**Directions**
Which lines in the data contain the word "throughs"? Please copy each of them.

**Given data**

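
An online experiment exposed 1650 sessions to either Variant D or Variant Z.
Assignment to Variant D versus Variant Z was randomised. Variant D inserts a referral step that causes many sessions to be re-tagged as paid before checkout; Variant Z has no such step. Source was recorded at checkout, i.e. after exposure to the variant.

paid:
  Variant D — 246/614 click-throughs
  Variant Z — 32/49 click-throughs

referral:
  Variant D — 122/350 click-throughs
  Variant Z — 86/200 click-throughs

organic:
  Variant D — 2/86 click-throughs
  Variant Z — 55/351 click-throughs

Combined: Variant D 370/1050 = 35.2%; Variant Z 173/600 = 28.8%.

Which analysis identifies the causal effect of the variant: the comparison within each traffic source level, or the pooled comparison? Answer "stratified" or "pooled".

pooled

Traffic source here is a post-treatment variable shaped by the variant; conditioning on it would introduce bias rather than remove it. The overall comparison is the causal one.
Pooled: Variant D 35.2% vs Variant Z 28.8%; Variant D is higher overall.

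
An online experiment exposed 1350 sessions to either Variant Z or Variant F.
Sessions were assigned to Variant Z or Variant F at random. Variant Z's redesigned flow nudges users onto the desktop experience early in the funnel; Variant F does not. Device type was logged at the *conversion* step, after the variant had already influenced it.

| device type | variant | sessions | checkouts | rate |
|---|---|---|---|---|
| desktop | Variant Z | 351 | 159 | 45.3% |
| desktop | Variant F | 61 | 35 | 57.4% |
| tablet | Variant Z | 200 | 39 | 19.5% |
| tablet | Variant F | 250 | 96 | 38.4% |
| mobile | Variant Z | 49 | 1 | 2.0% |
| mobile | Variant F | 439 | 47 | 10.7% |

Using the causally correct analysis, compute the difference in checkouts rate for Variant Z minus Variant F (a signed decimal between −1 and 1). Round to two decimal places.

+0.09

Device type is downstream of the variant. One should not condition on a consequence of treatment, so the overall rates are the right comparison.
The causal difference is the pooled difference: 0.332 − 0.237 = +0.094.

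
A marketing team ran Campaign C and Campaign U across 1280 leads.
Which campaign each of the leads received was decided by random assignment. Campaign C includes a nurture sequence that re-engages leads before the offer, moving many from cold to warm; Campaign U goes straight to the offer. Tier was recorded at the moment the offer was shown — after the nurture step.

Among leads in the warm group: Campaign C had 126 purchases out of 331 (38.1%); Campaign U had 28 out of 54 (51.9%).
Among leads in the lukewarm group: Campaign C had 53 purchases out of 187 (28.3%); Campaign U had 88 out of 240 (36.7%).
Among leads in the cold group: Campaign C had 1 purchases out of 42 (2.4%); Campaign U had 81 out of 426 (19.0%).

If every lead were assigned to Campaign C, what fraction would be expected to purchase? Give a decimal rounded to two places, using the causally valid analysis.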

**Solution below**
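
  Variant D — 246/614 click-throughs
  Variant Z — 32/49 click-throughs
  Variant D — 122/350 click-throughs
  Variant Z — 86/200 click-throughs
  Variant D — 2/86 click-throughs
  Variant Z — 55/351 click-throughs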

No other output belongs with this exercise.